Beginning with the line containing "Let j = 5. What is (47*j)*(5*6)?" and ending with the last line, repeat the records exactly.

(DATA EXTRACT)

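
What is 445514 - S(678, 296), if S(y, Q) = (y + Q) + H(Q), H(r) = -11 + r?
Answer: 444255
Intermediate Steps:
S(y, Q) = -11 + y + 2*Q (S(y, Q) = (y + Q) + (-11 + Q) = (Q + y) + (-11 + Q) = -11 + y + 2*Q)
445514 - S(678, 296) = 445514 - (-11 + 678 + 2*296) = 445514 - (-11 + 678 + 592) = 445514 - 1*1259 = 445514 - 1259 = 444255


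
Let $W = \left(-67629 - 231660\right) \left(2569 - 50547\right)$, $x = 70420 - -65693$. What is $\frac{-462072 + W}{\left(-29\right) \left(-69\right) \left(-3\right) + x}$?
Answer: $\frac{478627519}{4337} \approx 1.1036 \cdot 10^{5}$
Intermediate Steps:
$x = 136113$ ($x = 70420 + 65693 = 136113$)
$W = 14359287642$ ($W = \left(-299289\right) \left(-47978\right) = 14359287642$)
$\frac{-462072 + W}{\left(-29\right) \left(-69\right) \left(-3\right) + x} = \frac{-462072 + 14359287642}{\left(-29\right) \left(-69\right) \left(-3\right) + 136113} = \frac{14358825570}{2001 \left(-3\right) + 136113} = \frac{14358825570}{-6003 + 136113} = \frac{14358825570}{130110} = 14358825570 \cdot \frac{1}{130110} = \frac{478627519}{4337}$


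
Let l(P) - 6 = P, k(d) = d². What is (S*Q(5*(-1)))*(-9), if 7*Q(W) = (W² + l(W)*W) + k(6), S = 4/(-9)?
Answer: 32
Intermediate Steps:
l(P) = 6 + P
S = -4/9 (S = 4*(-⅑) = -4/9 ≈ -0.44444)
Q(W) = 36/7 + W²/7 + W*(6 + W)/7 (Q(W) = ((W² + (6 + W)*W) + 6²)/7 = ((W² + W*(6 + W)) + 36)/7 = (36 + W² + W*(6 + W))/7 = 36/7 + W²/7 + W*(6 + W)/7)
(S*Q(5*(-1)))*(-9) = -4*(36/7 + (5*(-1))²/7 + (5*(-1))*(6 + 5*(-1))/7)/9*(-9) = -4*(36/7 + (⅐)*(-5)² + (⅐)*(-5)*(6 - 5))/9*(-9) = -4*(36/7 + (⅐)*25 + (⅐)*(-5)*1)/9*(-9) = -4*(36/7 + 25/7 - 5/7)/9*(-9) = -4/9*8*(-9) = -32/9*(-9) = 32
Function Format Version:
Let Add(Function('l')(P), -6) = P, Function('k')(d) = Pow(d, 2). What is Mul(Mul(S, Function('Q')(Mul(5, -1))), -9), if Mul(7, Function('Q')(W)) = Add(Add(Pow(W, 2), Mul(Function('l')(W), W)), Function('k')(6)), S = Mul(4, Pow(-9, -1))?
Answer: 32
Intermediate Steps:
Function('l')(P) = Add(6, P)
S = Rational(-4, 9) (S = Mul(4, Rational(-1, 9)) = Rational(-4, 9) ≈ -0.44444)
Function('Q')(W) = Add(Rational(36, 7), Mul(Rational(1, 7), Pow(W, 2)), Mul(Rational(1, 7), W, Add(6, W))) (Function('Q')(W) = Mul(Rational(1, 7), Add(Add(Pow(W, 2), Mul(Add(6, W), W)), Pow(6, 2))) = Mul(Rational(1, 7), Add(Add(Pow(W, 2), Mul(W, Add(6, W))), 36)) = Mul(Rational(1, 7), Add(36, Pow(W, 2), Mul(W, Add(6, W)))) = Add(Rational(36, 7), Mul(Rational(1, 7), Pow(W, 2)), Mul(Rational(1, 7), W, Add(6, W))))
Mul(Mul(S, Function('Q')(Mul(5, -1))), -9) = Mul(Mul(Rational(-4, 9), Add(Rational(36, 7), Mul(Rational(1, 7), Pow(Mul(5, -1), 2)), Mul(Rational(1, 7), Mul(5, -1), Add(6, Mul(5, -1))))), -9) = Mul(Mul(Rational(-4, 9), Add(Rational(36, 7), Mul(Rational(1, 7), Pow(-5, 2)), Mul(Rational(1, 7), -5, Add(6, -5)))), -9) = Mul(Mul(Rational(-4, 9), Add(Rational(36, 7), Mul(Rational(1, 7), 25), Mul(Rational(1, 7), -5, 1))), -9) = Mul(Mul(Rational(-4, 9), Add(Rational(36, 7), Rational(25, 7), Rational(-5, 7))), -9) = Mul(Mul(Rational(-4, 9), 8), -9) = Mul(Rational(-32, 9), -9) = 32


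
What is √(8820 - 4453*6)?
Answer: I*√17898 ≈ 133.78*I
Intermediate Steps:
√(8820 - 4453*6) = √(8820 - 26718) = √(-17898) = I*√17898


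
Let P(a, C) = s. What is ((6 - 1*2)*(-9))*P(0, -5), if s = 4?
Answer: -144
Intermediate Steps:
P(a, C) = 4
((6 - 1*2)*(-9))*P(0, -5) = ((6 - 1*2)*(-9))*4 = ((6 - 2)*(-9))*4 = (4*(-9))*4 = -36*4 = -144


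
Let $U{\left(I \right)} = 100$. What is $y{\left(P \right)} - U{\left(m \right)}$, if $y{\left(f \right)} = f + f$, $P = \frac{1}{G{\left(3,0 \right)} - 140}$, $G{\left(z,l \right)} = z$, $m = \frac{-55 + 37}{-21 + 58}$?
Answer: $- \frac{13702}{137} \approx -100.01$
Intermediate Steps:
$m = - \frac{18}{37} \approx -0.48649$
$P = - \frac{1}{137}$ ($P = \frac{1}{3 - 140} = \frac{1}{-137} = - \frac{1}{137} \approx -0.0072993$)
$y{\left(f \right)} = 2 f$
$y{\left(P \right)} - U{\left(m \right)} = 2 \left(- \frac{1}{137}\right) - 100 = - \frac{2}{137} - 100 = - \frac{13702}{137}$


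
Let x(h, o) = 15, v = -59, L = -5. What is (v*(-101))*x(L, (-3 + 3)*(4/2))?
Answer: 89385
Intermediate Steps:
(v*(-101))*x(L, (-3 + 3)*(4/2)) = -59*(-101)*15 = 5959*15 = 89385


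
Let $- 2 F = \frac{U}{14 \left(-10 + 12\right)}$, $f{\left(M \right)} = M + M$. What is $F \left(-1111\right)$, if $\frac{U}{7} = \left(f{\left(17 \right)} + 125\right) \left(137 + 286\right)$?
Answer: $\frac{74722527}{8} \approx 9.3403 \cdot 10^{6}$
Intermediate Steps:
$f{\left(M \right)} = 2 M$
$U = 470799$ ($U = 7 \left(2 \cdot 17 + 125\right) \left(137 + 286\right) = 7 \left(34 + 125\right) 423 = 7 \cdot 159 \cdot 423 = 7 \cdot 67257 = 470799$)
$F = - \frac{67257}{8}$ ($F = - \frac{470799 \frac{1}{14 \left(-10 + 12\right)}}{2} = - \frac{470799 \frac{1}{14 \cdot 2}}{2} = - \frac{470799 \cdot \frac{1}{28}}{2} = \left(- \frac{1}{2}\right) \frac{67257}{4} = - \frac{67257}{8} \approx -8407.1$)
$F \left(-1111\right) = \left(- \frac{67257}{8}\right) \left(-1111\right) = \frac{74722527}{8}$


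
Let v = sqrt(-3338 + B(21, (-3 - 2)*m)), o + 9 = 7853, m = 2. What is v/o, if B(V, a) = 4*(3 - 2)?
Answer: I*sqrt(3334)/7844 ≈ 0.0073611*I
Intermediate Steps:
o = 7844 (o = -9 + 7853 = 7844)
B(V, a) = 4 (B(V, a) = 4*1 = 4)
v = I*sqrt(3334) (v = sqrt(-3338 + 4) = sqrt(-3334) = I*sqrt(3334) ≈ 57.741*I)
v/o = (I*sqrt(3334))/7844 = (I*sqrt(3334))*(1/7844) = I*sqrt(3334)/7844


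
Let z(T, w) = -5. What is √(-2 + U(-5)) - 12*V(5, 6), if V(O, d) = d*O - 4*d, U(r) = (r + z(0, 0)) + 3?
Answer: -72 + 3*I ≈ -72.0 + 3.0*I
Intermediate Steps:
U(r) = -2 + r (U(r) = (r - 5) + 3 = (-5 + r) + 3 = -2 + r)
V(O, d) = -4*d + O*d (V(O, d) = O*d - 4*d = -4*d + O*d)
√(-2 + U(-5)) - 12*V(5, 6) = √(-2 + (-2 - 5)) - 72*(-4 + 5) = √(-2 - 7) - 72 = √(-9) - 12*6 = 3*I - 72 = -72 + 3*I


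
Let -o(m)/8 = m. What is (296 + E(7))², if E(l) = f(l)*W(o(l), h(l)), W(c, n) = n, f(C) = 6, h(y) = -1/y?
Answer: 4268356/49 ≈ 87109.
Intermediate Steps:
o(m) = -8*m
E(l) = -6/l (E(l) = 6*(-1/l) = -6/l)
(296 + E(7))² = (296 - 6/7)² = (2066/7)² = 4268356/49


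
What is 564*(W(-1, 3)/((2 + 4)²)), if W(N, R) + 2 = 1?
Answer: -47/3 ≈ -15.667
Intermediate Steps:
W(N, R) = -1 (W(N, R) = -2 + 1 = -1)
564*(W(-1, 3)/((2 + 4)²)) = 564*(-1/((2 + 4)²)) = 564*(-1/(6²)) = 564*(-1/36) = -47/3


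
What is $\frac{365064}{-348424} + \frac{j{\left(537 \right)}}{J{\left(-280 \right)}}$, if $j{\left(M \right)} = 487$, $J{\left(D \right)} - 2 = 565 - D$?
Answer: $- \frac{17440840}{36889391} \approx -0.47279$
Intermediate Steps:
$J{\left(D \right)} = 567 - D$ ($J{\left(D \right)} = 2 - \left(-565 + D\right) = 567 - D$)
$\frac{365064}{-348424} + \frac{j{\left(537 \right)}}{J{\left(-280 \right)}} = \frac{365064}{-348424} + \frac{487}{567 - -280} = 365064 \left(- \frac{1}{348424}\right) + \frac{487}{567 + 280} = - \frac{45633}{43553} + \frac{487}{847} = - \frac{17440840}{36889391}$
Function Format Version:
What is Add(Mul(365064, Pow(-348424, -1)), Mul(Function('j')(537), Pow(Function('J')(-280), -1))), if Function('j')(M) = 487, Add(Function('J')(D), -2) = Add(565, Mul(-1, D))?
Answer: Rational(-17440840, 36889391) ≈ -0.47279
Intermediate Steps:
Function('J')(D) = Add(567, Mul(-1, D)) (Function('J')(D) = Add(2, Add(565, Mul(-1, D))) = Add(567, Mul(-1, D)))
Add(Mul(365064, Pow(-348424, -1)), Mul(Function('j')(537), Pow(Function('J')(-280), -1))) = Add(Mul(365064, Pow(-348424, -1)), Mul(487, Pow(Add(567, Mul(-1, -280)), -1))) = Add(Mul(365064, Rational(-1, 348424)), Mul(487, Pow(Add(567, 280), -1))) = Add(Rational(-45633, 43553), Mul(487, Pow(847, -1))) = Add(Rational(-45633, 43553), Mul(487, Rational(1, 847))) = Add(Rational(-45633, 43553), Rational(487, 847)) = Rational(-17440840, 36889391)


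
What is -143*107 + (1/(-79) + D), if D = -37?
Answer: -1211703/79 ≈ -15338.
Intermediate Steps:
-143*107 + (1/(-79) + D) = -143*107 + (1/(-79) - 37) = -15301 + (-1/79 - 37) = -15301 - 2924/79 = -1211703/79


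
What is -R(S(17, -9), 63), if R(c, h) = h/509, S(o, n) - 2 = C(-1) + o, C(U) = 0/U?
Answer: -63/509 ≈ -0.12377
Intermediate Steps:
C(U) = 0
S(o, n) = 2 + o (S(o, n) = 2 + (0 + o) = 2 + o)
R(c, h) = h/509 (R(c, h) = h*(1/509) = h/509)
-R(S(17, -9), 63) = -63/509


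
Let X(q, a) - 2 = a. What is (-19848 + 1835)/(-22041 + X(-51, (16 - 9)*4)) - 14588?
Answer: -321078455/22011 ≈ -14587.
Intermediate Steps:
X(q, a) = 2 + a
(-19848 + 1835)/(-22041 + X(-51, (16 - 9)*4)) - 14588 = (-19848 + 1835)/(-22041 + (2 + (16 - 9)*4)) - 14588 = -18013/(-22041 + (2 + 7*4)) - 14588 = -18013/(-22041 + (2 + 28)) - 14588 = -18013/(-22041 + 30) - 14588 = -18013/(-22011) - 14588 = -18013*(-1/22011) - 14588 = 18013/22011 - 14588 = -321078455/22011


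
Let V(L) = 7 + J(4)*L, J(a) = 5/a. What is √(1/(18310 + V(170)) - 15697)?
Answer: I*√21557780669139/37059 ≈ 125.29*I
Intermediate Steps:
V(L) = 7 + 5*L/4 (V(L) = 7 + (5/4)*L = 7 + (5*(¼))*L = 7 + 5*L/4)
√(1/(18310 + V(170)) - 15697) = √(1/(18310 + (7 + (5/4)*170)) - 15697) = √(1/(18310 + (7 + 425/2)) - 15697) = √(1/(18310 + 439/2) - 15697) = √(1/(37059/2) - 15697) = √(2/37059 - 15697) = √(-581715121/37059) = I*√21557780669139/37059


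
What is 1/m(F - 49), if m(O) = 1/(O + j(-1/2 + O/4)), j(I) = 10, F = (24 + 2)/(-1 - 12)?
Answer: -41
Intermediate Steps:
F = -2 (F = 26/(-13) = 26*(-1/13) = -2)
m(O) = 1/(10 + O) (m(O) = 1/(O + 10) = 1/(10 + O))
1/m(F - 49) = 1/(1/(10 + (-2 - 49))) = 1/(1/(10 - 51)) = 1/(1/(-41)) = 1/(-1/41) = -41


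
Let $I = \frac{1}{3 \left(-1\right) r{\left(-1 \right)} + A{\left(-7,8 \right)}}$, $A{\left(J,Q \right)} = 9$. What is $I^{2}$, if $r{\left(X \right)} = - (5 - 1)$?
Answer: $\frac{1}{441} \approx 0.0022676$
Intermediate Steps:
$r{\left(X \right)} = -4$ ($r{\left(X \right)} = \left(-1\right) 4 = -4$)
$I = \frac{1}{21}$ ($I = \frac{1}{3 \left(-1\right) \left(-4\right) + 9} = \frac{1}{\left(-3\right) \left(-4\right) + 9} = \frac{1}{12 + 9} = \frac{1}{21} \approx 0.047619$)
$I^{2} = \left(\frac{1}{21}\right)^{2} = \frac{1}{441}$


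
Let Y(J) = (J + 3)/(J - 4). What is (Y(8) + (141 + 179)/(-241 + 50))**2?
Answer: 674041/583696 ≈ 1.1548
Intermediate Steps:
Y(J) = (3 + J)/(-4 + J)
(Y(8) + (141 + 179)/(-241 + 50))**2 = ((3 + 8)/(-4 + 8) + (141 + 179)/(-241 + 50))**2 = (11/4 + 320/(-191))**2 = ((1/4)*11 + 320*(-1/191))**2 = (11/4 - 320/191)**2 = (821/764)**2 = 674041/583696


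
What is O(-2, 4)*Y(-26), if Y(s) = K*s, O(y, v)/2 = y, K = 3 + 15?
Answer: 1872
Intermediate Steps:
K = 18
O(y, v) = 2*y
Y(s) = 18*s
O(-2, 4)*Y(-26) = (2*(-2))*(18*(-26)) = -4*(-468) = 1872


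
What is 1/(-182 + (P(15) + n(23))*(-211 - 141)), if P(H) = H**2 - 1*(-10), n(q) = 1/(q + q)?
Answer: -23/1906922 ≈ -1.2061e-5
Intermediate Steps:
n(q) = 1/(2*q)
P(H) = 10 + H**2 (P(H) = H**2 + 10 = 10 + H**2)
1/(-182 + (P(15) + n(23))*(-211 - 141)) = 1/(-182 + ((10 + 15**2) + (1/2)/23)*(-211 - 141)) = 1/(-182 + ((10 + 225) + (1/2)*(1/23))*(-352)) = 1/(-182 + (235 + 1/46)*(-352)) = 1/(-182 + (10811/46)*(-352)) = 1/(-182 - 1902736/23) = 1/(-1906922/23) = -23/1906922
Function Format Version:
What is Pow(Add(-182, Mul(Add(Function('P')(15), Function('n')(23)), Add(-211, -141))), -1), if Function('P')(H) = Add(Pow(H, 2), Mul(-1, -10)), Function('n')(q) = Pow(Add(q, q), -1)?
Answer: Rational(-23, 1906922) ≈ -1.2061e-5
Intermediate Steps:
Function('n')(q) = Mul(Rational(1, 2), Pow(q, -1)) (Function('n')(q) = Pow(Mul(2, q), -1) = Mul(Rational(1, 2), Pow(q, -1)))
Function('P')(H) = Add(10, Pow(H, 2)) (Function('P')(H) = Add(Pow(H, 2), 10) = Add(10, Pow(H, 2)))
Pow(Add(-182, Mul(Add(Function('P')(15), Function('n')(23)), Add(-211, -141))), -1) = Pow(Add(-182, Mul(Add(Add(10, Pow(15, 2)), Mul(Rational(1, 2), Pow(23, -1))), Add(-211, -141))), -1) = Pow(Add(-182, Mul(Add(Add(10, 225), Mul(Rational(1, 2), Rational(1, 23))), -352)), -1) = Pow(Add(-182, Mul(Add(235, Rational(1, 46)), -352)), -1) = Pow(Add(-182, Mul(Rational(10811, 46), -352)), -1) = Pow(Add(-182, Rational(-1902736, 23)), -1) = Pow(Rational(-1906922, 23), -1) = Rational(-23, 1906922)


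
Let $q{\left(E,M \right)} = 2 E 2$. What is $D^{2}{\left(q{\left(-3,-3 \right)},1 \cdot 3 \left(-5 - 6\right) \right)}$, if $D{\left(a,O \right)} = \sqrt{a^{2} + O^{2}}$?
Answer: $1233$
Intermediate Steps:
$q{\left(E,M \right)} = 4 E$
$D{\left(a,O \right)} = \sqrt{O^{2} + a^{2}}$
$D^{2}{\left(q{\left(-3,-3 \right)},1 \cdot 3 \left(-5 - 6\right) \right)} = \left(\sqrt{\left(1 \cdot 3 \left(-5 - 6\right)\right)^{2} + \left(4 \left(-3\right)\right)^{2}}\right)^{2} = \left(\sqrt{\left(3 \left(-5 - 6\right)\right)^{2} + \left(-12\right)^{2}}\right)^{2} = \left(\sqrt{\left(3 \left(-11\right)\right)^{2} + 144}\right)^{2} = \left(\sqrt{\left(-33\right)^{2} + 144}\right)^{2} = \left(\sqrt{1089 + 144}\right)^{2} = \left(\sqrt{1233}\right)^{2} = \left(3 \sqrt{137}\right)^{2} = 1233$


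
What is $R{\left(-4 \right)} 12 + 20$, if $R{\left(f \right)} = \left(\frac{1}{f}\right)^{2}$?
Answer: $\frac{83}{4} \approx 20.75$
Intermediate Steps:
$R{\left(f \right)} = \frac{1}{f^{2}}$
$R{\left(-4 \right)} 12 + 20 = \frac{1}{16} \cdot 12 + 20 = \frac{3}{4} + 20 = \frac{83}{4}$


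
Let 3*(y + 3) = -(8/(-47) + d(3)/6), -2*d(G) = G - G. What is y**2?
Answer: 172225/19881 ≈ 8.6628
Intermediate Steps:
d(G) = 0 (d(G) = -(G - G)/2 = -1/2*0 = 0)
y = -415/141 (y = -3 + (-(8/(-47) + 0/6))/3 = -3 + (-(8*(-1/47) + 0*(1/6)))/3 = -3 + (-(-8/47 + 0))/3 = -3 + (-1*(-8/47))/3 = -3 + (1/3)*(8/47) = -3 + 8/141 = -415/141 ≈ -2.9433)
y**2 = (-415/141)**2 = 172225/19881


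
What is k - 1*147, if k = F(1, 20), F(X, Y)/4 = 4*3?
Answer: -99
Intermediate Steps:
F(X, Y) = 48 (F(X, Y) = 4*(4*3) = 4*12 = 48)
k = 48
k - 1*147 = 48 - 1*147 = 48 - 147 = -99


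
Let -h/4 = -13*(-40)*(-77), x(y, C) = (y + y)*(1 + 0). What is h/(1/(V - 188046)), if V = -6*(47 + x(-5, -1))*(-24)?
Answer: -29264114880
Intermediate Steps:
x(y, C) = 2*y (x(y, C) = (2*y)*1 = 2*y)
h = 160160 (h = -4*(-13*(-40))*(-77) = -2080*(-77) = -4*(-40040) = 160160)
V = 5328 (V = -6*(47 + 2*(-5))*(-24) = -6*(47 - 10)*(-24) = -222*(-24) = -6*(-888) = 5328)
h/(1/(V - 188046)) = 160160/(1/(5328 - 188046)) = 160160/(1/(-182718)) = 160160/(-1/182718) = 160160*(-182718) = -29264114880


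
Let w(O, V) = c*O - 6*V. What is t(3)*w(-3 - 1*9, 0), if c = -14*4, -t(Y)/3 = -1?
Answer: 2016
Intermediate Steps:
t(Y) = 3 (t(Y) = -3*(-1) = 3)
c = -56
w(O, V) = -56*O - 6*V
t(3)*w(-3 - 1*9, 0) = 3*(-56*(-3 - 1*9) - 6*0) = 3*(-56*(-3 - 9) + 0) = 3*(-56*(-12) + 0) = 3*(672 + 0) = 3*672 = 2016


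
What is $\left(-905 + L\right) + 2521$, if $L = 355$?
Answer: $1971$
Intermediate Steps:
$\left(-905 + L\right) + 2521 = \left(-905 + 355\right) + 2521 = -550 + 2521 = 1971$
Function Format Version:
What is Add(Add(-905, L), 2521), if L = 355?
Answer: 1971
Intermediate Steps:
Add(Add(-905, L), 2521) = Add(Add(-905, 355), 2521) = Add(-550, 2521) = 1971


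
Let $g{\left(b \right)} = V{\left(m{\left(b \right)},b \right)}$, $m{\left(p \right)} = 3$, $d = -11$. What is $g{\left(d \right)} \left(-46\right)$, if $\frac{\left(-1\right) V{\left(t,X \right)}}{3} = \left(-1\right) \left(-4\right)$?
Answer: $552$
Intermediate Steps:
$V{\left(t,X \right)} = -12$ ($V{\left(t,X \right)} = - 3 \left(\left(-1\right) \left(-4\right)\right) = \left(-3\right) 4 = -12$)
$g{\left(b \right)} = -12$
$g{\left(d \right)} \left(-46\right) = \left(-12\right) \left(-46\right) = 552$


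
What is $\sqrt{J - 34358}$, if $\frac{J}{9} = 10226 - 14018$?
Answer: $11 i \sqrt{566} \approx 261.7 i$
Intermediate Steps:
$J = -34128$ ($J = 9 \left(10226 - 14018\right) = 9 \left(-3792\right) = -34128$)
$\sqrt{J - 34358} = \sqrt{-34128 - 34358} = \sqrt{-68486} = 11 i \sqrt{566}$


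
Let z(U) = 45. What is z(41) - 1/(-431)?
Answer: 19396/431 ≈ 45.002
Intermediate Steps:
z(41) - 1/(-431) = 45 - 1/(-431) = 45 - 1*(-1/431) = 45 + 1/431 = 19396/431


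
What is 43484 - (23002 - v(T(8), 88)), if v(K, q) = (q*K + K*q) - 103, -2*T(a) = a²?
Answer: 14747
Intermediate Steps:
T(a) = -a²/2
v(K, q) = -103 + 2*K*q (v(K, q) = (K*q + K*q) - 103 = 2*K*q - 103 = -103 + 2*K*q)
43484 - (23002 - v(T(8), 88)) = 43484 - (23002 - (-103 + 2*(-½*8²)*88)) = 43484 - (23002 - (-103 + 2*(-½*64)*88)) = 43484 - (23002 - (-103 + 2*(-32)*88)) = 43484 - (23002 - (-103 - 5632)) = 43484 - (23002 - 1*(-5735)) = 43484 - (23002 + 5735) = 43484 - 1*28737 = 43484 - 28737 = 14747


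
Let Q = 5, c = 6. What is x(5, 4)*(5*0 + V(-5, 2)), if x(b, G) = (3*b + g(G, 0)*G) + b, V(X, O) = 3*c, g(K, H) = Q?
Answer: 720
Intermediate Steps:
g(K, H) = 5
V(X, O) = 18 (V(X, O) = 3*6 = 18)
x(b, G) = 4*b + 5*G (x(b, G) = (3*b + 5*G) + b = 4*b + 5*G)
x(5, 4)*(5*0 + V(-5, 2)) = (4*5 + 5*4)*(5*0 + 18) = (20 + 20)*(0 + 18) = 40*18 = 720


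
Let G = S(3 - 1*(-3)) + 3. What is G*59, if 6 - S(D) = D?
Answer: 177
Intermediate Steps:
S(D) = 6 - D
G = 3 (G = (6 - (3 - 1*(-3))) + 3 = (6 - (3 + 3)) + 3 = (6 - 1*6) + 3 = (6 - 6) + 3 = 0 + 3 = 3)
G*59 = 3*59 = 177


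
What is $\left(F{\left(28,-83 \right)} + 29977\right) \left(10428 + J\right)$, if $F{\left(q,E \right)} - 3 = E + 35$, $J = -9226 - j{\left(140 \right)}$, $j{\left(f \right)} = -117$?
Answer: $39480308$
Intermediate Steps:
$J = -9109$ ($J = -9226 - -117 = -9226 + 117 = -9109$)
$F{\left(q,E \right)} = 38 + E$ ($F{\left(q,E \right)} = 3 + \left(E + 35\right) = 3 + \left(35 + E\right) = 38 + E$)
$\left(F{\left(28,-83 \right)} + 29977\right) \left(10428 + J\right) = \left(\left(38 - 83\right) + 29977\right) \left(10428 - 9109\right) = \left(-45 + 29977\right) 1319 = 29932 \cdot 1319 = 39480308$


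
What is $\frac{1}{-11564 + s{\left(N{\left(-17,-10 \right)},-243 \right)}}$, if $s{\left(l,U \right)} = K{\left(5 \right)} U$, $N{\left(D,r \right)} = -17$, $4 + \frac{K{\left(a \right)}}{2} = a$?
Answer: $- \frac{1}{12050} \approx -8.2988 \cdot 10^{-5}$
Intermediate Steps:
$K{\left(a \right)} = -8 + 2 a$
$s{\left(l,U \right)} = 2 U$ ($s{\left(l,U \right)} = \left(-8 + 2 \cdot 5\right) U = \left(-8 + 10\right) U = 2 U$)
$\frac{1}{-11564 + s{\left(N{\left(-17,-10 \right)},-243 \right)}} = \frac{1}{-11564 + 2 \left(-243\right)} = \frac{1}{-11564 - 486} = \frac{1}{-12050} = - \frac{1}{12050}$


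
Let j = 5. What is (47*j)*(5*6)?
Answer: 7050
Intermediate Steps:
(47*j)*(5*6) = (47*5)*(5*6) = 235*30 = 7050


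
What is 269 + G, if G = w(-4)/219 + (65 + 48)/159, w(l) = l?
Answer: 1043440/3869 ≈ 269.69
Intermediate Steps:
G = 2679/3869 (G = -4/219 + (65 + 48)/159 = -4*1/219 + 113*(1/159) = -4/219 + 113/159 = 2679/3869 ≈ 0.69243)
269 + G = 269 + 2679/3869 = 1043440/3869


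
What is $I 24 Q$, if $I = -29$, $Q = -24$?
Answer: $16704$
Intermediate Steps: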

(End DATA EXTRACT)

WRITTEN ANSWER:
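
Let j = 5. What is (47*j)*(5*6)?
Answer: 7050
Intermediate Steps:
(47*j)*(5*6) = (47*5)*(5*6) = 235*30 = 7050


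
What is 269 + G, if G = w(-4)/219 + (65 + 48)/159, w(l) = l?
Answer: 1043440/3869 ≈ 269.69
Intermediate Steps:
G = 2679/3869 (G = -4/219 + (65 + 48)/159 = -4*1/219 + 113*(1/159) = -4/219 + 113/159 = 2679/3869 ≈ 0.69243)
269 + G = 269 + 2679/3869 = 1043440/3869


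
What is $I 24 Q$, if $I = -29$, $Q = -24$?
Answer: $16704$
Intermediate Steps: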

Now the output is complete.